WHAT THE TASK REQUIRES: Give the count of lines that hold the word "lower" in this listing, with nothing added.

__________

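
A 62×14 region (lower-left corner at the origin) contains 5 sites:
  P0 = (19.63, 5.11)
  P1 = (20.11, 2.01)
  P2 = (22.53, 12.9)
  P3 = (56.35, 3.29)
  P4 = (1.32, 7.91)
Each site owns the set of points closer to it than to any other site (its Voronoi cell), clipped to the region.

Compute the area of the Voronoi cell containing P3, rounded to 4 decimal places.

Area of P3's cell: 318.0027

1. box [0,62]×[0,14]: [(0, 0) (62, 0) (62, 14) (0, 14)]
2. ⊥bis P3·P0 via (37.99,4.2): [(37.7818, 0) (62, 0) (62, 14) (38.4757, 14)]  |A|=334.1971
3. ⊥bis P3·P1 via (38.23,2.65): [(38.0982, 6.3824) (38.3236, 0) (62, 0) (62, 14) (38.4757, 14)]  |A|=332.4682
4. ⊥bis P3·P2 via (39.44,8.095): [(38.1927, 3.7055) (38.3236, 0) (62, 0) (62, 14) (41.1179, 14)]  |A|=318.0027
5. ⊥bis P3·P4 via (28.835,5.6): [(38.1927, 3.7055) (38.3236, 0) (62, 0) (62, 14) (41.1179, 14)]  |A|=318.0027
6. canonical 5-gon: [(38.1927, 3.7055) (38.3236, 0) (62, 0) (62, 14) (41.1179, 14)]
7. shoelace: 318.0027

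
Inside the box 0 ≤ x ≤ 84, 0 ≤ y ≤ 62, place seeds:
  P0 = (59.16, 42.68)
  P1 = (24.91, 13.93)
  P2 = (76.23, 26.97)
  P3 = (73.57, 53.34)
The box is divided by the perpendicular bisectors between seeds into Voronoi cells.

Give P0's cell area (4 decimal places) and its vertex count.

Area of P0's cell: 1365.7776 (4 vertices)

1. box [0,84]×[0,62]: [(0, 0) (84, 0) (84, 62) (0, 62)]
2. ⊥bis P0·P1 via (42.035,28.305): [(65.7947, 0) (84, 0) (84, 62) (13.7509, 62)]  |A|=2742.088
3. ⊥bis P0·P2 via (67.695,34.825): [(51.4128, 17.1332) (84, 52.5415) (84, 62) (13.7509, 62)]  |A|=1730.0388
4. ⊥bis P0·P3 via (66.365,48.01): [(51.4128, 17.1332) (72.365, 39.8993) (56.0157, 62) (13.7509, 62)]  |A|=1365.7776
5. canonical 4-gon: [(51.4128, 17.1332) (72.365, 39.8993) (56.0157, 62) (13.7509, 62)]
6. shoelace: 1365.7776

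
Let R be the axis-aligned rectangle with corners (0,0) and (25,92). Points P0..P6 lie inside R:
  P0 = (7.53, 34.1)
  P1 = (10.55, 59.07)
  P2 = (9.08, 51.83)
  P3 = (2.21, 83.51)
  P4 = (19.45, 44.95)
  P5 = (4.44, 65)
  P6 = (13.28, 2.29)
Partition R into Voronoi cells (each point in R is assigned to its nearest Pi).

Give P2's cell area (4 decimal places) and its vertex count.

Area of P2's cell: 182.6123 (5 vertices)

1. box [0,25]×[0,92]: [(0, 0) (25, 0) (25, 92) (0, 92)]
2. ⊥bis P2·P0 via (8.305,42.965): [(0, 43.691) (25, 41.5055) (25, 92) (0, 92)]  |A|=1235.0434
3. ⊥bis P2·P1 via (9.815,55.45): [(0, 57.4428) (0, 43.691) (25, 41.5055) (25, 52.3669)]  |A|=307.6645
4. ⊥bis P2·P3 via (5.645,67.67): [(0, 57.4428) (0, 43.691) (25, 41.5055) (25, 52.3669)]  |A|=307.6645
5. ⊥bis P2·P4 via (14.265,48.39): [(17.8646, 53.8156) (0, 57.4428) (0, 43.691) (10.5364, 42.7699)]  |A|=184.401
6. ⊥bis P2·P5 via (6.76,58.415): [(17.8646, 53.8156) (2.538, 56.9275) (0, 56.0333) (0, 43.691) (10.5364, 42.7699)]  |A|=182.6123
7. ⊥bis P2·P6 via (11.18,27.06): [(17.8646, 53.8156) (2.538, 56.9275) (0, 56.0333) (0, 43.691) (10.5364, 42.7699)]  |A|=182.6123
8. canonical 5-gon: [(17.8646, 53.8156) (2.538, 56.9275) (0, 56.0333) (0, 43.691) (10.5364, 42.7699)]
9. shoelace: 182.6123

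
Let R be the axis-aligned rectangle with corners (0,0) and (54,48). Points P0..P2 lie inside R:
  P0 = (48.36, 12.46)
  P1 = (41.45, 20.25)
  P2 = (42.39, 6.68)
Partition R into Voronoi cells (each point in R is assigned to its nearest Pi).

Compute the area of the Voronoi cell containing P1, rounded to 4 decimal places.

Area of P1's cell: 1858.0715

1. box [0,54]×[0,48]: [(0, 0) (54, 0) (54, 48) (0, 48)]
2. ⊥bis P1·P0 via (44.905,16.355): [(0, 0) (26.4672, 0) (54, 24.4226) (54, 48) (0, 48)]  |A|=2255.7885
3. ⊥bis P1·P2 via (41.92,13.465): [(0, 10.5612) (41.6238, 13.4445) (54, 24.4226) (54, 48) (0, 48)]  |A|=1858.0715
4. canonical 5-gon: [(0, 10.5612) (41.6238, 13.4445) (54, 24.4226) (54, 48) (0, 48)]
5. shoelace: 1858.0715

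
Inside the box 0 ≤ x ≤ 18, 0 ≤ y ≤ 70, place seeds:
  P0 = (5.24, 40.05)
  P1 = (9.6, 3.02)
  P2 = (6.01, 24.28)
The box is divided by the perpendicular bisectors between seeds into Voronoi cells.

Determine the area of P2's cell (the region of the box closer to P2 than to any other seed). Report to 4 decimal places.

1. box [0,18]×[0,70]: [(0, 0) (18, 0) (18, 70) (0, 70)]
2. ⊥bis P2·P0 via (5.625,32.165): [(0, 31.8903) (0, 0) (18, 0) (18, 32.7692)]  |A|=581.9362
3. ⊥bis P2·P1 via (7.805,13.65): [(0, 31.8903) (0, 12.332) (18, 15.3715) (18, 32.7692)]  |A|=332.604
4. canonical 4-gon: [(0, 31.8903) (0, 12.332) (18, 15.3715) (18, 32.7692)]
5. shoelace: 332.604

Area of P2's cell: 332.6040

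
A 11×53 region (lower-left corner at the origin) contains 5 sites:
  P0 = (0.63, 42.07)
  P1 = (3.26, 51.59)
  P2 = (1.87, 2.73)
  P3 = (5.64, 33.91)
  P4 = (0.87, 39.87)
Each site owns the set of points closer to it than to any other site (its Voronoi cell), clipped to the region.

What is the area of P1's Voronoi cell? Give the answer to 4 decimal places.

Area of P1's cell: 78.6732

1. box [0,11]×[0,53]: [(0, 0) (11, 0) (11, 53) (0, 53)]
2. ⊥bis P1·P0 via (1.945,46.83): [(0, 47.3673) (11, 44.3285) (11, 53) (0, 53)]  |A|=78.6732
3. ⊥bis P1·P2 via (2.565,27.16): [(0, 47.3673) (11, 44.3285) (11, 53) (0, 53)]  |A|=78.6732
4. ⊥bis P1·P3 via (4.45,42.75): [(0, 47.3673) (11, 44.3285) (11, 53) (0, 53)]  |A|=78.6732
5. ⊥bis P1·P4 via (2.065,45.73): [(0, 47.3673) (11, 44.3285) (11, 53) (0, 53)]  |A|=78.6732
6. canonical 4-gon: [(0, 47.3673) (11, 44.3285) (11, 53) (0, 53)]
7. shoelace: 78.6732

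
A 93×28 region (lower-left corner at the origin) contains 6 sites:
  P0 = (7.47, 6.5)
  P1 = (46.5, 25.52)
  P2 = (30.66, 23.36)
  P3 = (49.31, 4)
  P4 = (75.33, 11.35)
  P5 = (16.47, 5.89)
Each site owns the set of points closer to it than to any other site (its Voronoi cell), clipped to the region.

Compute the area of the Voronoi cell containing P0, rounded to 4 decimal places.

Area of P0's cell: 340.4760

1. box [0,93]×[0,28]: [(0, 0) (93, 0) (93, 28) (0, 28)]
2. ⊥bis P0·P1 via (26.985,16.01): [(0, 0) (34.787, 0) (21.1421, 28) (0, 28)]  |A|=783.0062
3. ⊥bis P0·P2 via (19.065,14.93): [(0, 0) (29.9197, 0) (9.5626, 28) (0, 28)]  |A|=552.7521
4. ⊥bis P0·P3 via (28.39,5.25): [(0, 0) (28.0763, 0) (28.2163, 2.3429) (9.5626, 28) (0, 28)]  |A|=550.5926
5. ⊥bis P0·P4 via (41.4,8.925): [(0, 0) (28.0763, 0) (28.2163, 2.3429) (9.5626, 28) (0, 28)]  |A|=550.5926
6. ⊥bis P0·P5 via (11.97,6.195): [(0, 0) (11.5501, 0) (13.1166, 23.1117) (9.5626, 28) (0, 28)]  |A|=340.476
7. canonical 5-gon: [(0, 0) (11.5501, 0) (13.1166, 23.1117) (9.5626, 28) (0, 28)]
8. shoelace: 340.476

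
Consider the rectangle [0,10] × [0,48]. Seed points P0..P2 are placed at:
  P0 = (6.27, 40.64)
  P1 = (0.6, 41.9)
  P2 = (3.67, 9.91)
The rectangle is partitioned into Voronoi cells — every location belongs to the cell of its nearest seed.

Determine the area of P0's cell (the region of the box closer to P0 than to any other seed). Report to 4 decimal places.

Area of P0's cell: 172.5770

1. box [0,10]×[0,48]: [(0, 0) (10, 0) (10, 48) (0, 48)]
2. ⊥bis P0·P1 via (3.435,41.27): [(0, 25.8125) (0, 0) (10, 0) (10, 48) (4.9306, 48)]  |A|=425.3016
3. ⊥bis P0·P2 via (4.97,25.275): [(0, 25.8125) (0, 25.6955) (10, 24.8494) (10, 48) (4.9306, 48)]  |A|=172.577
4. canonical 5-gon: [(0, 25.8125) (0, 25.6955) (10, 24.8494) (10, 48) (4.9306, 48)]
5. shoelace: 172.577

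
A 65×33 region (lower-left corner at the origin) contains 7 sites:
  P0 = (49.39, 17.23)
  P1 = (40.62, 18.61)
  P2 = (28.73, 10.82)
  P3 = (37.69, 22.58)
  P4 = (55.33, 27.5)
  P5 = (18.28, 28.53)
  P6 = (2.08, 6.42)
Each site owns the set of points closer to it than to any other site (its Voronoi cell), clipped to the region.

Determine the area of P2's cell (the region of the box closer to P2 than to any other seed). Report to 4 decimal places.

Area of P2's cell: 420.4714

1. box [0,65]×[0,33]: [(0, 0) (65, 0) (65, 33) (0, 33)]
2. ⊥bis P2·P0 via (39.06,14.025): [(0, 0) (43.4114, 0) (33.1728, 33) (0, 33)]  |A|=1263.6394
3. ⊥bis P2·P1 via (34.675,14.715): [(0, 0) (43.4114, 0) (42.5978, 2.6223) (22.6952, 33) (0, 33)]  |A|=1104.4962
4. ⊥bis P2·P3 via (33.21,16.7): [(0, 0) (43.4114, 0) (42.5978, 2.6223) (33.5384, 16.4498) (11.8162, 33) (0, 33)]  |A|=1014.4719
5. ⊥bis P2·P4 via (42.03,19.16): [(0, 0) (43.4114, 0) (42.5978, 2.6223) (33.5384, 16.4498) (11.8162, 33) (0, 33)]  |A|=1014.4719
6. ⊥bis P2·P5 via (23.505,19.675): [(0, 5.8056) (0, 0) (43.4114, 0) (42.5978, 2.6223) (33.5384, 16.4498) (26.7738, 21.6038)]  |A|=583.093
7. ⊥bis P2·P6 via (15.405,8.62): [(14.4609, 14.3384) (16.8282, 0) (43.4114, 0) (42.5978, 2.6223) (33.5384, 16.4498) (26.7738, 21.6038)]  |A|=420.4714
8. canonical 6-gon: [(14.4609, 14.3384) (16.8282, 0) (43.4114, 0) (42.5978, 2.6223) (33.5384, 16.4498) (26.7738, 21.6038)]
9. shoelace: 420.4714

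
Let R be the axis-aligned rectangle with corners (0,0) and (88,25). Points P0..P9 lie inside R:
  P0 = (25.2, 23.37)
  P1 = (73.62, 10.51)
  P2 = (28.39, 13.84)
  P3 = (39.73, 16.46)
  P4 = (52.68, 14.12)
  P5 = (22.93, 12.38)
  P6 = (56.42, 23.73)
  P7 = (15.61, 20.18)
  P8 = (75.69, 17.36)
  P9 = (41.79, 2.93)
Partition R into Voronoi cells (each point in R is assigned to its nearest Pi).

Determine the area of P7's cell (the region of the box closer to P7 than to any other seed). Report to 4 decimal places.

Area of P7's cell: 350.5912

1. box [0,88]×[0,25]: [(0, 0) (88, 0) (88, 25) (0, 25)]
2. ⊥bis P7·P0 via (20.405,21.775): [(0, 0) (27.6482, 0) (19.3322, 25) (0, 25)]  |A|=587.2555
3. ⊥bis P7·P1 via (44.615,15.345): [(0, 0) (27.6482, 0) (19.3322, 25) (0, 25)]  |A|=587.2555
4. ⊥bis P7·P2 via (22,17.01): [(0, 0) (13.5615, 0) (21.994, 16.998) (19.3322, 25) (0, 25)]  |A|=467.5334
5. ⊥bis P7·P3 via (27.67,18.32): [(0, 0) (13.5615, 0) (21.994, 16.998) (19.3322, 25) (0, 25)]  |A|=467.5334
6. ⊥bis P7·P4 via (34.145,17.15): [(0, 0) (13.5615, 0) (21.994, 16.998) (19.3322, 25) (0, 25)]  |A|=467.5334
7. ⊥bis P7·P5 via (19.27,16.28): [(0, 0) (1.9225, 0) (21.528, 18.399) (19.3322, 25) (0, 25)]  |A|=350.5912
8. ⊥bis P7·P6 via (36.015,21.955): [(0, 0) (1.9225, 0) (21.528, 18.399) (19.3322, 25) (0, 25)]  |A|=350.5912
9. ⊥bis P7·P8 via (45.65,18.77): [(0, 0) (1.9225, 0) (21.528, 18.399) (19.3322, 25) (0, 25)]  |A|=350.5912
10. ⊥bis P7·P9 via (28.7,11.555): [(0, 0) (1.9225, 0) (21.528, 18.399) (19.3322, 25) (0, 25)]  |A|=350.5912
11. canonical 5-gon: [(0, 0) (1.9225, 0) (21.528, 18.399) (19.3322, 25) (0, 25)]
12. shoelace: 350.5912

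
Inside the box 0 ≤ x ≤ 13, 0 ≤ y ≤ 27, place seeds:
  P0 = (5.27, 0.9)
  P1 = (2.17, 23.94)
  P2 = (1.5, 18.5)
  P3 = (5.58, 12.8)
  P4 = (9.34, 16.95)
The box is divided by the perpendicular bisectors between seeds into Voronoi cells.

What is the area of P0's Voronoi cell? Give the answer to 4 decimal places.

Area of P0's cell: 88.6859

1. box [0,13]×[0,27]: [(0, 0) (13, 0) (13, 27) (0, 27)]
2. ⊥bis P0·P1 via (3.72,12.42): [(0, 11.9195) (0, 0) (13, 0) (13, 13.6686)]  |A|=166.3226
3. ⊥bis P0·P2 via (3.385,9.7): [(0, 8.9749) (0, 0) (13, 0) (13, 11.7596)]  |A|=134.7742
4. ⊥bis P0·P3 via (5.425,6.85): [(0, 6.9913) (0, 0) (13, 0) (13, 6.6527)]  |A|=88.6859
5. ⊥bis P0·P4 via (7.305,8.925): [(0, 6.9913) (0, 0) (13, 0) (13, 6.6527)]  |A|=88.6859
6. canonical 4-gon: [(0, 6.9913) (0, 0) (13, 0) (13, 6.6527)]
7. shoelace: 88.6859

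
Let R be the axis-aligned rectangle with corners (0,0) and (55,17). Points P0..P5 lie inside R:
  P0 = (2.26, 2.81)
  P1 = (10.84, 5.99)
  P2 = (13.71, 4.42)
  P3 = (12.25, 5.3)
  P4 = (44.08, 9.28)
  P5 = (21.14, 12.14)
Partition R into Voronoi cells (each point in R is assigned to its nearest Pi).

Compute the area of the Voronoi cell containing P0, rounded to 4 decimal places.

Area of P0's cell: 85.5171

1. box [0,55]×[0,17]: [(0, 0) (55, 0) (55, 17) (0, 17)]
2. ⊥bis P0·P1 via (6.55,4.4): [(0, 0) (8.1808, 0) (1.8801, 17) (0, 17)]  |A|=85.5171
3. ⊥bis P0·P2 via (7.985,3.615): [(0, 0) (8.1808, 0) (1.8801, 17) (0, 17)]  |A|=85.5171
4. ⊥bis P0·P3 via (7.255,4.055): [(0, 0) (8.1808, 0) (1.8801, 17) (0, 17)]  |A|=85.5171
5. ⊥bis P0·P4 via (23.17,6.045): [(0, 0) (8.1808, 0) (1.8801, 17) (0, 17)]  |A|=85.5171
6. ⊥bis P0·P5 via (11.7,7.475): [(0, 0) (8.1808, 0) (1.8801, 17) (0, 17)]  |A|=85.5171
7. canonical 4-gon: [(0, 0) (8.1808, 0) (1.8801, 17) (0, 17)]
8. shoelace: 85.5171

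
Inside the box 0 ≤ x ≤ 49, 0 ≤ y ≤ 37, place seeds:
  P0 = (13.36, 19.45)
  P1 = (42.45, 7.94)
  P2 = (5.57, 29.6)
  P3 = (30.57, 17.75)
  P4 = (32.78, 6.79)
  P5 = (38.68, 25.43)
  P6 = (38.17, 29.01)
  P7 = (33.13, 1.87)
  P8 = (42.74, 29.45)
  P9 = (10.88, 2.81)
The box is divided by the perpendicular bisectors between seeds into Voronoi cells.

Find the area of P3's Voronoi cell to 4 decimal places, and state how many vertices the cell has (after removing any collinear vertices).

1. box [0,49]×[0,37]: [(0, 0) (49, 0) (49, 37) (0, 37)]
2. ⊥bis P3·P0 via (21.965,18.6): [(20.1277, 0) (49, 0) (49, 37) (23.7825, 37)]  |A|=1000.6605
3. ⊥bis P3·P1 via (36.51,12.845): [(20.1277, 0) (25.9031, 0) (49, 27.9705) (49, 37) (23.7825, 37)]  |A|=677.6451
4. ⊥bis P3·P2 via (18.07,23.675): [(23.6237, 35.3916) (20.1277, 0) (25.9031, 0) (49, 27.9705) (49, 37) (24.386, 37)]  |A|=677.1598
5. ⊥bis P3·P4 via (31.675,12.27): [(23.6237, 35.3916) (21.1297, 10.1436) (36.9062, 13.3248) (49, 27.9705) (49, 37) (24.386, 37)]  |A|=560.2595
6. ⊥bis P3·P5 via (34.625,21.59): [(23.4283, 33.4136) (21.1297, 10.1436) (36.9062, 13.3248) (39.4895, 16.4532)]  |A|=226.9328
7. ⊥bis P3·P6 via (34.37,23.38): [(30.379, 26.0738) (23.183, 30.9307) (21.1297, 10.1436) (36.9062, 13.3248) (39.4895, 16.4532)]  |A|=217.4038
8. ⊥bis P3·P7 via (31.85,9.81): [(30.379, 26.0738) (23.183, 30.9307) (21.1297, 10.1436) (36.9062, 13.3248) (39.4895, 16.4532)]  |A|=217.4038
9. ⊥bis P3·P8 via (36.655,23.6): [(30.379, 26.0738) (23.183, 30.9307) (21.1297, 10.1436) (36.9062, 13.3248) (39.4895, 16.4532)]  |A|=217.4038
10. ⊥bis P3·P9 via (20.725,10.28): [(30.379, 26.0738) (23.183, 30.9307) (21.1297, 10.1436) (36.9062, 13.3248) (39.4895, 16.4532)]  |A|=217.4038
11. canonical 5-gon: [(30.379, 26.0738) (23.183, 30.9307) (21.1297, 10.1436) (36.9062, 13.3248) (39.4895, 16.4532)]
12. shoelace: 217.4038

Area of P3's cell: 217.4038 (5 vertices)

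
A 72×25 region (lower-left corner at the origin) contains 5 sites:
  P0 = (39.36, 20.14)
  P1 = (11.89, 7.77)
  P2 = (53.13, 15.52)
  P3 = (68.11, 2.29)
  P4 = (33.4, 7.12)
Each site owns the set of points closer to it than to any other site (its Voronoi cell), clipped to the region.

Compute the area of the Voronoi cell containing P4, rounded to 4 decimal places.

Area of P4's cell: 338.9891

1. box [0,72]×[0,25]: [(0, 0) (72, 0) (72, 25) (0, 25)]
2. ⊥bis P4·P0 via (36.38,13.63): [(0, 0) (66.1556, 0) (11.5415, 25) (0, 25)]  |A|=971.2139
3. ⊥bis P4·P1 via (22.645,7.445): [(22.42, 0) (66.1556, 0) (23.0168, 19.7471)]  |A|=431.826
4. ⊥bis P4·P2 via (43.265,11.32): [(22.42, 0) (48.0845, 0) (43.7101, 10.2746) (23.0168, 19.7471)]  |A|=338.9891
5. ⊥bis P4·P3 via (50.755,4.705): [(22.42, 0) (48.0845, 0) (43.7101, 10.2746) (23.0168, 19.7471)]  |A|=338.9891
6. canonical 4-gon: [(22.42, 0) (48.0845, 0) (43.7101, 10.2746) (23.0168, 19.7471)]
7. shoelace: 338.9891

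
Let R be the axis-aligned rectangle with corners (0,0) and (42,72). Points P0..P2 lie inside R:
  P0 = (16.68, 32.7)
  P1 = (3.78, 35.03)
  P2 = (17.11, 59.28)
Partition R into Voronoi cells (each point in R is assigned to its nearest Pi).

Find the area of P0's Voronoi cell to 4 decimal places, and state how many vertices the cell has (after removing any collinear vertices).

1. box [0,42]×[0,72]: [(0, 0) (42, 0) (42, 72) (0, 72)]
2. ⊥bis P0·P1 via (10.23,33.865): [(4.1133, 0) (42, 0) (42, 72) (17.1179, 72)]  |A|=2259.6751
3. ⊥bis P0·P2 via (16.895,45.99): [(12.4331, 46.0622) (4.1133, 0) (42, 0) (42, 45.5839)]  |A|=1546.4598
4. canonical 4-gon: [(12.4331, 46.0622) (4.1133, 0) (42, 0) (42, 45.5839)]
5. shoelace: 1546.4598

Area of P0's cell: 1546.4598 (4 vertices)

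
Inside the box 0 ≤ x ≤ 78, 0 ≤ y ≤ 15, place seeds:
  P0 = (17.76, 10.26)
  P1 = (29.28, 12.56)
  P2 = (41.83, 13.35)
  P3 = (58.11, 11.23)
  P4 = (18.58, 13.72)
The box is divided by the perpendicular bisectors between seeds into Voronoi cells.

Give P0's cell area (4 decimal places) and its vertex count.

Area of P0's cell: 327.1368 (5 vertices)

1. box [0,78]×[0,15]: [(0, 0) (78, 0) (78, 15) (0, 15)]
2. ⊥bis P0·P1 via (23.52,11.41): [(0, 0) (25.798, 0) (22.8032, 15) (0, 15)]  |A|=364.5096
3. ⊥bis P0·P2 via (29.795,11.805): [(0, 0) (25.798, 0) (22.8032, 15) (0, 15)]  |A|=364.5096
4. ⊥bis P0·P3 via (37.935,10.745): [(0, 0) (25.798, 0) (22.8032, 15) (0, 15)]  |A|=364.5096
5. ⊥bis P0·P4 via (18.17,11.99): [(0, 0) (25.798, 0) (23.6642, 10.6879) (5.4693, 15) (0, 15)]  |A|=327.1368
6. canonical 5-gon: [(0, 0) (25.798, 0) (23.6642, 10.6879) (5.4693, 15) (0, 15)]
7. shoelace: 327.1368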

__________

EXERCISE ANSWER: 5